* _Problem requirements_
In the entries below, find the line with "Answer: -58" and the line with "Let U(V) = 1/(-46". Print those two and everything between them exactly, and nothing else.

* _Records provided_
══════════════════════════════
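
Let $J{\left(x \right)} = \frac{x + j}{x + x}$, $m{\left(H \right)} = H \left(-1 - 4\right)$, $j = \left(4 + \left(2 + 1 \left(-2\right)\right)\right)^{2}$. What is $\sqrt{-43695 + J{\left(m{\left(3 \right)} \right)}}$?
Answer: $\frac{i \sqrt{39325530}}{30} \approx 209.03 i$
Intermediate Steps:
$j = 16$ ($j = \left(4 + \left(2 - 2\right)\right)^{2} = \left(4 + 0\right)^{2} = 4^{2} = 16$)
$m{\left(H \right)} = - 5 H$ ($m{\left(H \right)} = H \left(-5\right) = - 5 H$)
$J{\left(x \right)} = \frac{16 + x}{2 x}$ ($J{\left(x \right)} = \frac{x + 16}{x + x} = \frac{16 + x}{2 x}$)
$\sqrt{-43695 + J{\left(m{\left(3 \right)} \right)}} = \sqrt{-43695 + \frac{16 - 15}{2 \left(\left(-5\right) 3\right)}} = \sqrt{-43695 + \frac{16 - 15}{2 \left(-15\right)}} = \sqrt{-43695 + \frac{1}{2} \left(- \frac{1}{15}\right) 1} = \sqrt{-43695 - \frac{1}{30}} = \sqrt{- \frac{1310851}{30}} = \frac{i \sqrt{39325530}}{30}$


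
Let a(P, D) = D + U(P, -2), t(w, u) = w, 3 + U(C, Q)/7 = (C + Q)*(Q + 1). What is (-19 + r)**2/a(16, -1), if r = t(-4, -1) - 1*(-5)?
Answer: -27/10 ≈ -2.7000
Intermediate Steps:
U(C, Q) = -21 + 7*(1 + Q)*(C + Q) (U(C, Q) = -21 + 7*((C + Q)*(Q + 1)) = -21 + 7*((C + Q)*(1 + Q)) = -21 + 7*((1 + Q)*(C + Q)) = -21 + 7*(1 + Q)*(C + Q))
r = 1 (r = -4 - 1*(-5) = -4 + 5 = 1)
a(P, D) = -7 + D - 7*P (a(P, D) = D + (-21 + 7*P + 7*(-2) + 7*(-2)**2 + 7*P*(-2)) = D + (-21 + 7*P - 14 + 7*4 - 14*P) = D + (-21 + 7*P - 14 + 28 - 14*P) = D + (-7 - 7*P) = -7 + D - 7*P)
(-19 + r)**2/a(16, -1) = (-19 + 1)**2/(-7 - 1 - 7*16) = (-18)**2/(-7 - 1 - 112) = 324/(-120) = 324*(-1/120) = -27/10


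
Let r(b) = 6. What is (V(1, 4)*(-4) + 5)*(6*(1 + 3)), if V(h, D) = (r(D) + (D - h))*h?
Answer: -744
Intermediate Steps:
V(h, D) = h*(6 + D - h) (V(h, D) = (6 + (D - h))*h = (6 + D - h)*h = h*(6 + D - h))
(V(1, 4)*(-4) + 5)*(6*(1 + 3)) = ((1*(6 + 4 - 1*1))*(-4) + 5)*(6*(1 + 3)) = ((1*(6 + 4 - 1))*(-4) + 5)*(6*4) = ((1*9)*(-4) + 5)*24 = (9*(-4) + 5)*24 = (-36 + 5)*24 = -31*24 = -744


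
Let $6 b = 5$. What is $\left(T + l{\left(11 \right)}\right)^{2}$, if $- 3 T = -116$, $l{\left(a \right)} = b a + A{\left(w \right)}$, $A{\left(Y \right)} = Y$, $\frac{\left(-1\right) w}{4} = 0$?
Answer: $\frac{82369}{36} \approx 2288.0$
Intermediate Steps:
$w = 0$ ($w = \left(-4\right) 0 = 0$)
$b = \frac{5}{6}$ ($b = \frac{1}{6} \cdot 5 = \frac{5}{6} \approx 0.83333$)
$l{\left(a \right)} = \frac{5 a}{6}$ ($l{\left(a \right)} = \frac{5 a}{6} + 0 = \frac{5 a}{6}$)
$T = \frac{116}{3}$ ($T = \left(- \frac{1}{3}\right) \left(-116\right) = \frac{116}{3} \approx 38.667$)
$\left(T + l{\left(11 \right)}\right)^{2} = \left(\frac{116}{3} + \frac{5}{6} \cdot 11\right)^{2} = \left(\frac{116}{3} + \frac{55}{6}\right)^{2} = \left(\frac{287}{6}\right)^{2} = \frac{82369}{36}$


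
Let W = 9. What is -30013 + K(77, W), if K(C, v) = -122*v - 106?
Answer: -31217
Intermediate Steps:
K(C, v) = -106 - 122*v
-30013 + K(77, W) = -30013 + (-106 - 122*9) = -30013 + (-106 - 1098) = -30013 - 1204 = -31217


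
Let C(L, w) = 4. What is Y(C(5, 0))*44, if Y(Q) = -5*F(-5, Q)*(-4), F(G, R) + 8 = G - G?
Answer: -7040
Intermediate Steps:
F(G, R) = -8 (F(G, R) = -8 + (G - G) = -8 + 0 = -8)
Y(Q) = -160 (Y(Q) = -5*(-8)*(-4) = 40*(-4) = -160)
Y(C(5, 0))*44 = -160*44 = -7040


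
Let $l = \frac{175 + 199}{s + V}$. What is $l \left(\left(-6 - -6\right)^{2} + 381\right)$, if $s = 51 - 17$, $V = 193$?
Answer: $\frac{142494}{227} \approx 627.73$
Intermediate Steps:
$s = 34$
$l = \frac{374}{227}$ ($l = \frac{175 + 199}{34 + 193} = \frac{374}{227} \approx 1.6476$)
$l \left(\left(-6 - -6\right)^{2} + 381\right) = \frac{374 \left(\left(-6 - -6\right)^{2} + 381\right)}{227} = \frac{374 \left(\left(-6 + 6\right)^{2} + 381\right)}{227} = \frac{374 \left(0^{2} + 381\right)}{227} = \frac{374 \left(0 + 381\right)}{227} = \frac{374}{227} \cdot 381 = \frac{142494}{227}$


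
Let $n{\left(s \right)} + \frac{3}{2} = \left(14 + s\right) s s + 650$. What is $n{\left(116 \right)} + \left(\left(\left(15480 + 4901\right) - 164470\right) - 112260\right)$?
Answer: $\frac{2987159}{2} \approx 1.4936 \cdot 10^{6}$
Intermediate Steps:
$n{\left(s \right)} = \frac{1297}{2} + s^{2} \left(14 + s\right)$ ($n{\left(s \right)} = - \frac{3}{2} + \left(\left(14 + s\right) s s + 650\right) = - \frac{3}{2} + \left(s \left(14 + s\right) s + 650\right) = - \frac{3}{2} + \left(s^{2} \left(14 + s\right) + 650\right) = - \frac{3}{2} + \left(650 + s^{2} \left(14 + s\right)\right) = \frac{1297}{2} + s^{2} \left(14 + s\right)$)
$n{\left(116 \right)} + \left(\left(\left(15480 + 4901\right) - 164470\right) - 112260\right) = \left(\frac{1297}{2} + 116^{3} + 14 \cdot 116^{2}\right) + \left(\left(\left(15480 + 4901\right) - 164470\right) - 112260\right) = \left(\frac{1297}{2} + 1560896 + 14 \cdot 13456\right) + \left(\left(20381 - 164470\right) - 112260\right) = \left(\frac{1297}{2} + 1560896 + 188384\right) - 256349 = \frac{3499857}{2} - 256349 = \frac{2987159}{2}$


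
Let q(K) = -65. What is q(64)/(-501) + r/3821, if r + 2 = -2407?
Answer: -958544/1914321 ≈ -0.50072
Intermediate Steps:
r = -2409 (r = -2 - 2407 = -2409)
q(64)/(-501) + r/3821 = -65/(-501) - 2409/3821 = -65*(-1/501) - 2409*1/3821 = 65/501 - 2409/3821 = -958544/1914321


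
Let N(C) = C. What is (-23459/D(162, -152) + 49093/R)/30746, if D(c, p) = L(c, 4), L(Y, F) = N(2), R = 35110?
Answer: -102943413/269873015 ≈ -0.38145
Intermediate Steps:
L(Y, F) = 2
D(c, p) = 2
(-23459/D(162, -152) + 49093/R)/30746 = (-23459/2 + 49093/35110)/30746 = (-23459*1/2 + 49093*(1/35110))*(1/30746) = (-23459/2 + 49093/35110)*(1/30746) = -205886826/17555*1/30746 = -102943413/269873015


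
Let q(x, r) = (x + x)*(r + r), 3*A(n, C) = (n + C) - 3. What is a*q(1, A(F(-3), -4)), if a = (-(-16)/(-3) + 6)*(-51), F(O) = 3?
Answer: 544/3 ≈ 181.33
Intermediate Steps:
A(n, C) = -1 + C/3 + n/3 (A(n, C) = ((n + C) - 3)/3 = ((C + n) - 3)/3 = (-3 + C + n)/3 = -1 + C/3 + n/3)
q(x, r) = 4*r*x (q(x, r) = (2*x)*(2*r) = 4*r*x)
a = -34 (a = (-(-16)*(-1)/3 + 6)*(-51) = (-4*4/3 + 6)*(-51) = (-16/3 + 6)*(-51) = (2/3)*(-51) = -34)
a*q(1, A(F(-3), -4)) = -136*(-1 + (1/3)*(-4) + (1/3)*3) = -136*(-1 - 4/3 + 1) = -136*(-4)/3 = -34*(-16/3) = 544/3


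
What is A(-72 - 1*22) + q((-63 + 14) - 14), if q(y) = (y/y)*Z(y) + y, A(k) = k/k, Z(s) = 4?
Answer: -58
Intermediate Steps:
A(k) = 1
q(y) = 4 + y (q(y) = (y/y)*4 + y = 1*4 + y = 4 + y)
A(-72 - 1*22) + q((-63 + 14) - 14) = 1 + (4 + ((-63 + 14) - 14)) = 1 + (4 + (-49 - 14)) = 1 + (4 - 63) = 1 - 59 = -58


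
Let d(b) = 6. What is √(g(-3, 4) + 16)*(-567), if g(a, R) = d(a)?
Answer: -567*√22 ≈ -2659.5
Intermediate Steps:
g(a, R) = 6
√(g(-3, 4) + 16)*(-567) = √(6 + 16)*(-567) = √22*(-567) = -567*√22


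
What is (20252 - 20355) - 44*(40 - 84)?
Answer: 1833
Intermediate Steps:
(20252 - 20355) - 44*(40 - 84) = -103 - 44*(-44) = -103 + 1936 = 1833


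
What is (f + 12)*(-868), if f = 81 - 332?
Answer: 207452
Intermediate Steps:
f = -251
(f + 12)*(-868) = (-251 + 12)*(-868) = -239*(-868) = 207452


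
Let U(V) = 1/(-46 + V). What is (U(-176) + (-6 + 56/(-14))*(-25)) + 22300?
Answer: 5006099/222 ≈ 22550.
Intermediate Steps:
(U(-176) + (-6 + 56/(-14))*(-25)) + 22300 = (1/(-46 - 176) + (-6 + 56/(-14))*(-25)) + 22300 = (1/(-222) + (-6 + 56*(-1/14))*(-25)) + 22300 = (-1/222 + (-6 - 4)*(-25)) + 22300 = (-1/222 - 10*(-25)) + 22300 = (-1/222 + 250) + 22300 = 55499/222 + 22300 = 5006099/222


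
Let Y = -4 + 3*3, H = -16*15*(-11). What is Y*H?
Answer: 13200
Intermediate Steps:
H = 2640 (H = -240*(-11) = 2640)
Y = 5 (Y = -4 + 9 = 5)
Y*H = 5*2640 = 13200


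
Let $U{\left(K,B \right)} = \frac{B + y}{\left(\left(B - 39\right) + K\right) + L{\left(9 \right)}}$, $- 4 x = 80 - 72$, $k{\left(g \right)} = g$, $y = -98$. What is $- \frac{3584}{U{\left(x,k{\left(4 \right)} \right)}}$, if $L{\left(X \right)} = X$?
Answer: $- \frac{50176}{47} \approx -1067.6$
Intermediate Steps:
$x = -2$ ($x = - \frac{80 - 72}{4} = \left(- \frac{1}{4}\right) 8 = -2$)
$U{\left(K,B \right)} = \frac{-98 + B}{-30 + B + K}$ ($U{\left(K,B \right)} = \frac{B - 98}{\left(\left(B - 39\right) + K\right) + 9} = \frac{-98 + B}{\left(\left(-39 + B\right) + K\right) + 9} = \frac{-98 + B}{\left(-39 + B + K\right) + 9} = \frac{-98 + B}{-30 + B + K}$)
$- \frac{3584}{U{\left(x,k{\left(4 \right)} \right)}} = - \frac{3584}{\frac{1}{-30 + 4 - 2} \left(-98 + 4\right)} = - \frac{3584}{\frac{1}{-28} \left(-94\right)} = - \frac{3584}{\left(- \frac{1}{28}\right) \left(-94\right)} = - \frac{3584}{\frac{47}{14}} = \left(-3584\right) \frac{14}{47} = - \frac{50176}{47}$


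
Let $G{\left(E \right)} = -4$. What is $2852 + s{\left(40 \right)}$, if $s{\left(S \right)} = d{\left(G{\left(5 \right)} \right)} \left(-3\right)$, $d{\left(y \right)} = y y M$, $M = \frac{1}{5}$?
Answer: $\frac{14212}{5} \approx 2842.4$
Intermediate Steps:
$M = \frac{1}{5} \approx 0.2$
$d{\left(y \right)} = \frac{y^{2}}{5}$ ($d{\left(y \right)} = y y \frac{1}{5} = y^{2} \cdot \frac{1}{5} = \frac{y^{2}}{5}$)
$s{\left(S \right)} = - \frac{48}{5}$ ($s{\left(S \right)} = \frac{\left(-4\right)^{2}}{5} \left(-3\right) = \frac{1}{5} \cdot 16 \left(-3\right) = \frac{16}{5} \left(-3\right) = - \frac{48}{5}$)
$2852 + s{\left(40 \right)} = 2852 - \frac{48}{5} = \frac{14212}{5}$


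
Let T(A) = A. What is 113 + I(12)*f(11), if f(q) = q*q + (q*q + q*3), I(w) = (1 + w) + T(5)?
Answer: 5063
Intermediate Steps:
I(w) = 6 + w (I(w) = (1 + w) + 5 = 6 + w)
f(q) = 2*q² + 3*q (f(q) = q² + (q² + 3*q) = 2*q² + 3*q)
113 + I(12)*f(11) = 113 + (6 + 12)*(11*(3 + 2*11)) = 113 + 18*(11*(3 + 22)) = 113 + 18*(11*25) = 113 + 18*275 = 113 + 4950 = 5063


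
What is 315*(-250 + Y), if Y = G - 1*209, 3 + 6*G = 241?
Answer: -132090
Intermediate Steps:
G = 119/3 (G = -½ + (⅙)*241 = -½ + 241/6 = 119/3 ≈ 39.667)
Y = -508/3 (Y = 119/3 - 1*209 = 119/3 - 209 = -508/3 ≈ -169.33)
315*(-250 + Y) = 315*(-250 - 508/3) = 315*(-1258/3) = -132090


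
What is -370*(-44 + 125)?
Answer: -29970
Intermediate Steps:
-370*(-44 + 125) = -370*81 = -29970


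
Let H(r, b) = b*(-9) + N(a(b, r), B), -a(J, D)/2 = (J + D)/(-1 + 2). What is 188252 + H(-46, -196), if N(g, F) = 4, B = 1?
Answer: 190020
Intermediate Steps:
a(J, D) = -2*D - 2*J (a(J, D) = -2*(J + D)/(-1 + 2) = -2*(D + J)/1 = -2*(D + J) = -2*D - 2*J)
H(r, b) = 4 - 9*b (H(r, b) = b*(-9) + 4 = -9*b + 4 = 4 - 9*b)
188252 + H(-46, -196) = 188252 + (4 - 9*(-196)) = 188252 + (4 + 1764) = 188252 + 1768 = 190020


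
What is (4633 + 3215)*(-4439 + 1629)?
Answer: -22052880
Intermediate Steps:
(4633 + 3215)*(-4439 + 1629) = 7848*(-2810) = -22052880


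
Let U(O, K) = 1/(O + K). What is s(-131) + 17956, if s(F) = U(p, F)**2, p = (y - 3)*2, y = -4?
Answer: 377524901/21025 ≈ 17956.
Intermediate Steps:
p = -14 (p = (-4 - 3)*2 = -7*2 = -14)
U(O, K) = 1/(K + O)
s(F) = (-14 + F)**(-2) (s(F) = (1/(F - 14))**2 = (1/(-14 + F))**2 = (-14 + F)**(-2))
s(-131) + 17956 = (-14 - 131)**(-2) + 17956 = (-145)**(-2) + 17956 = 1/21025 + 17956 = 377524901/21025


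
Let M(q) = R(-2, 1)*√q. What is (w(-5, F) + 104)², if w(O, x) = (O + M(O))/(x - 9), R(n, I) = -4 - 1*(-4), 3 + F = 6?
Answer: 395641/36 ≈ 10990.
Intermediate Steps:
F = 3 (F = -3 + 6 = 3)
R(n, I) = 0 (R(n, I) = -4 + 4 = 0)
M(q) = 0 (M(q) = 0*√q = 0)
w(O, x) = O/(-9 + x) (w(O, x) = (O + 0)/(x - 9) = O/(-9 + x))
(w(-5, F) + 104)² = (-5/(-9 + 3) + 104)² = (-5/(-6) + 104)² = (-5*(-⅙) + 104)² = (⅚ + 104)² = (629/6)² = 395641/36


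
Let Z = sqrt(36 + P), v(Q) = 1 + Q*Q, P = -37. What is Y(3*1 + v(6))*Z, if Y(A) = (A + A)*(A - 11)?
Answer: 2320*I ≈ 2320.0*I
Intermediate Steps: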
══════════════════════════════
* _Answer to this task_
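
Answer: -58
Intermediate Steps:
A(k) = 1
q(y) = 4 + y (q(y) = (y/y)*4 + y = 1*4 + y = 4 + y)
A(-72 - 1*22) + q((-63 + 14) - 14) = 1 + (4 + ((-63 + 14) - 14)) = 1 + (4 + (-49 - 14)) = 1 + (4 - 63) = 1 - 59 = -58


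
Let d(b) = 6. What is √(g(-3, 4) + 16)*(-567), if g(a, R) = d(a)?
Answer: -567*√22 ≈ -2659.5
Intermediate Steps:
g(a, R) = 6
√(g(-3, 4) + 16)*(-567) = √(6 + 16)*(-567) = √22*(-567) = -567*√22


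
What is (20252 - 20355) - 44*(40 - 84)?
Answer: 1833
Intermediate Steps:
(20252 - 20355) - 44*(40 - 84) = -103 - 44*(-44) = -103 + 1936 = 1833


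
What is (f + 12)*(-868), if f = 81 - 332?
Answer: 207452
Intermediate Steps:
f = -251
(f + 12)*(-868) = (-251 + 12)*(-868) = -239*(-868) = 207452


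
Let U(V) = 1/(-46 + V). What is (U(-176) + (-6 + 56/(-14))*(-25)) + 22300?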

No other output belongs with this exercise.